DATASET EXCERPTS:
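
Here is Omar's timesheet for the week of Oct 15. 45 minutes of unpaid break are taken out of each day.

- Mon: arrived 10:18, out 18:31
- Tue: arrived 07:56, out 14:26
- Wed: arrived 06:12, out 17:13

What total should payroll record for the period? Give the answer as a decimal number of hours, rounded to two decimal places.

Mon: 10:18–18:31 = 8 h 13 min; less 45 min break → 7 h 28 min
Tue: 07:56–14:26 = 6 h 30 min; less 45 min break → 5 h 45 min
Wed: 06:12–17:13 = 11 h 1 min; less 45 min break → 10 h 16 min
Total: 7 h 28 min + 5 h 45 min + 10 h 16 min = 23 h 29 min.

23.48 hours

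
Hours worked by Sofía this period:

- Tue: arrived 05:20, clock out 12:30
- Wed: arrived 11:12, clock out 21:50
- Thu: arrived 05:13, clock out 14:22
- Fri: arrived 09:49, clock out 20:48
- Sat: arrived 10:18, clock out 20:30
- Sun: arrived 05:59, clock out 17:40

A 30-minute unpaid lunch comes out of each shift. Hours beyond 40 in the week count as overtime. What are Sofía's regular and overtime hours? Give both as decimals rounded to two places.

Regular 40.00 hours, overtime 16.82 hours

Tue: 05:20–12:30 = 7 h 10 min; less 30 min break → 6 h 40 min
Wed: 11:12–21:50 = 10 h 38 min; less 30 min break → 10 h 8 min
Thu: 05:13–14:22 = 9 h 9 min; less 30 min break → 8 h 39 min
Fri: 09:49–20:48 = 10 h 59 min; less 30 min break → 10 h 29 min
Sat: 10:18–20:30 = 10 h 12 min; less 30 min break → 9 h 42 min
Sun: 05:59–17:40 = 11 h 41 min; less 30 min break → 11 h 11 min
Total worked: 56 h 49 min = 56.82 h.
Threshold 40 h → overtime 16 h 49 min, regular 40 h 0 min.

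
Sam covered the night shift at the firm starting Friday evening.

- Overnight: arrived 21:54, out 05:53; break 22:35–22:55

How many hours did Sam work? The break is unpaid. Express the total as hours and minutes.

7 h 39 min

Overnight: 21:54 → midnight = 2 h 6 min; midnight → 05:53 = 5 h 53 min; span 7 h 59 min; less 20 min break → 7 h 39 min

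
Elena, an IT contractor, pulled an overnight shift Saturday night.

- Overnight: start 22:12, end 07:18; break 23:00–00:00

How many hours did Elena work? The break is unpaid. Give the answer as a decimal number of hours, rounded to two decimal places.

8.10 hours

Overnight: 22:12 → midnight = 1 h 48 min; midnight → 07:18 = 7 h 18 min; span 9 h 6 min; less 60 min break → 8 h 6 min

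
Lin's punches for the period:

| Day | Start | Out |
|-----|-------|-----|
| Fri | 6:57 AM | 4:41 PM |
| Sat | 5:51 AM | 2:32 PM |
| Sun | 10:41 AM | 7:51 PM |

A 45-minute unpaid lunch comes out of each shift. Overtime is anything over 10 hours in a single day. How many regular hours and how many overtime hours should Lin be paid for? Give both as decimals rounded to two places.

Regular 25.33 hours, overtime 0.00 hours

Fri: 6:57 AM–4:41 PM = 9 h 44 min; less 45 min break → 8 h 59 min
Sat: 5:51 AM–2:32 PM = 8 h 41 min; less 45 min break → 7 h 56 min
Sun: 10:41 AM–7:51 PM = 9 h 10 min; less 45 min break → 8 h 25 min
Fri reg 8 h 59 min / OT 0 h 0 min; Sat reg 7 h 56 min / OT 0 h 0 min; Sun reg 8 h 25 min / OT 0 h 0 min.
Totals: regular 25 h 20 min, overtime 0 h 0 min.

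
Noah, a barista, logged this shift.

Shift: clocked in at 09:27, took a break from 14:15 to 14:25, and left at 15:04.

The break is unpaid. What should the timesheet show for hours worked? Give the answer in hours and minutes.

Shift: 09:27–15:04 = 5 h 37 min; less 10 min break → 5 h 27 min

5 h 27 min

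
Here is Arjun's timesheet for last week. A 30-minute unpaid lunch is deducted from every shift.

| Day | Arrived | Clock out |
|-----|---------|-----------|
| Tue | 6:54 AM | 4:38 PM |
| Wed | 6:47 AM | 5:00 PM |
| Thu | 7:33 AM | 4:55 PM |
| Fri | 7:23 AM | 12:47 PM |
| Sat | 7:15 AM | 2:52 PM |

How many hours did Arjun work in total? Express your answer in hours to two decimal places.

Tue: 6:54 AM–4:38 PM = 9 h 44 min; less 30 min break → 9 h 14 min
Wed: 6:47 AM–5:00 PM = 10 h 13 min; less 30 min break → 9 h 43 min
Thu: 7:33 AM–4:55 PM = 9 h 22 min; less 30 min break → 8 h 52 min
Fri: 7:23 AM–12:47 PM = 5 h 24 min; less 30 min break → 4 h 54 min
Sat: 7:15 AM–2:52 PM = 7 h 37 min; less 30 min break → 7 h 7 min
Total: 9 h 14 min + 9 h 43 min + 8 h 52 min + 4 h 54 min + 7 h 7 min = 39 h 50 min.

39.83 hours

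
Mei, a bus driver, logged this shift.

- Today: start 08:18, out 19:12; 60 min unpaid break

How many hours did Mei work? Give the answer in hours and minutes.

9 h 54 min

Today: 08:18–19:12 = 10 h 54 min; less 60 min break → 9 h 54 min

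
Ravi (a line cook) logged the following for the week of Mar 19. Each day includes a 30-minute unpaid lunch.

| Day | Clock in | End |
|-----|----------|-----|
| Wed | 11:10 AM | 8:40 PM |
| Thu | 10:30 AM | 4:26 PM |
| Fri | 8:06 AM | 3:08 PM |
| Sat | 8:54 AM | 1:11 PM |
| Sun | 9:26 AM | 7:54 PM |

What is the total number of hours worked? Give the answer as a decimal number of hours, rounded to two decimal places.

Wed: 11:10 AM–8:40 PM = 9 h 30 min; less 30 min break → 9 h 0 min
Thu: 10:30 AM–4:26 PM = 5 h 56 min; less 30 min break → 5 h 26 min
Fri: 8:06 AM–3:08 PM = 7 h 2 min; less 30 min break → 6 h 32 min
Sat: 8:54 AM–1:11 PM = 4 h 17 min; less 30 min break → 3 h 47 min
Sun: 9:26 AM–7:54 PM = 10 h 28 min; less 30 min break → 9 h 58 min
Total: 9 h 0 min + 5 h 26 min + 6 h 32 min + 3 h 47 min + 9 h 58 min = 34 h 43 min.

34.72 hours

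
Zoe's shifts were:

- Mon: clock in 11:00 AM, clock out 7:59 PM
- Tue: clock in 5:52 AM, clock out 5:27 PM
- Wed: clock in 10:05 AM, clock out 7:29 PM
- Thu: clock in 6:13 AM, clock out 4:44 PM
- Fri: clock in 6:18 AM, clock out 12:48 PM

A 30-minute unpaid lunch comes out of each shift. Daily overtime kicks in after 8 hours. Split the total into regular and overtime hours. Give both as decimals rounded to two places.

Regular 38.00 hours, overtime 6.48 hours

Mon: 11:00 AM–7:59 PM = 8 h 59 min; less 30 min break → 8 h 29 min
Tue: 5:52 AM–5:27 PM = 11 h 35 min; less 30 min break → 11 h 5 min
Wed: 10:05 AM–7:29 PM = 9 h 24 min; less 30 min break → 8 h 54 min
Thu: 6:13 AM–4:44 PM = 10 h 31 min; less 30 min break → 10 h 1 min
Fri: 6:18 AM–12:48 PM = 6 h 30 min; less 30 min break → 6 h 0 min
Mon reg 8 h 0 min / OT 0 h 29 min; Tue reg 8 h 0 min / OT 3 h 5 min; Wed reg 8 h 0 min / OT 0 h 54 min; Thu reg 8 h 0 min / OT 2 h 1 min; Fri reg 6 h 0 min / OT 0 h 0 min.
Totals: regular 38 h 0 min, overtime 6 h 29 min.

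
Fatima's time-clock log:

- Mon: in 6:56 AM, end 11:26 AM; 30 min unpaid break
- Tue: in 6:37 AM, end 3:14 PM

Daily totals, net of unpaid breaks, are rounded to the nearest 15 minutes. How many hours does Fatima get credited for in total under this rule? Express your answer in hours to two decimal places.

Mon: 6:56 AM–11:26 AM = 4 h 30 min − 30 min = 4 h 0 min → rounds to 4 h 0 min
Tue: 6:37 AM–3:14 PM = 8 h 37 min → rounds to 8 h 30 min
Total credited: 12 h 30 min.

12.50 hours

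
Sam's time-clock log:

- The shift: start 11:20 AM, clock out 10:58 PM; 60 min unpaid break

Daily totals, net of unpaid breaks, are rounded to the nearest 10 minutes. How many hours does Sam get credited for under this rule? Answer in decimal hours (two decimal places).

10.67 hours

The shift: 11:20 AM–10:58 PM = 11 h 38 min − 60 min = 10 h 38 min → rounds to 10 h 40 min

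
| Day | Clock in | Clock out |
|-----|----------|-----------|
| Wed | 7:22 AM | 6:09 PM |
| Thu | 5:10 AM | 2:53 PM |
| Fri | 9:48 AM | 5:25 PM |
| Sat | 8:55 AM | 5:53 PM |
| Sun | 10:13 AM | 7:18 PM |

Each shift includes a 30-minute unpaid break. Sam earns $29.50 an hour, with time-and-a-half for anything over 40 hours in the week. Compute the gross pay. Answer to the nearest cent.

Wed: 7:22 AM–6:09 PM = 10 h 47 min; less 30 min break → 10 h 17 min
Thu: 5:10 AM–2:53 PM = 9 h 43 min; less 30 min break → 9 h 13 min
Fri: 9:48 AM–5:25 PM = 7 h 37 min; less 30 min break → 7 h 7 min
Sat: 8:55 AM–5:53 PM = 8 h 58 min; less 30 min break → 8 h 28 min
Sun: 10:13 AM–7:18 PM = 9 h 5 min; less 30 min break → 8 h 35 min
Total worked: 43 h 40 min = 2620 min.
Regular 40 h 0 min = 2400 min at $29.50/h; overtime 3 h 40 min = 220 min at $44.25/h.
Pay = (2400 × $29.50 + 220 × $44.25) ÷ 60 = $1342.25.

$1342.25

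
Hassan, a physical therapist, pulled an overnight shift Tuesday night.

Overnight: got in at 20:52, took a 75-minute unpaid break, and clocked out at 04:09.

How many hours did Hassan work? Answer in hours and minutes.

6 h 2 min

Overnight: 20:52 → midnight = 3 h 8 min; midnight → 04:09 = 4 h 9 min; span 7 h 17 min; less 75 min break → 6 h 2 min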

ASSIGNMENT: Every line above in which the word "logged" occurs is to be copied.

REPLY TO THE TASK:
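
Noah, a barista, logged this shift.
Mei, a bus driver, logged this shift.
Ravi (a line cook) logged the following for the week of Mar 19. Each day includes a 30-minute unpaid lunch.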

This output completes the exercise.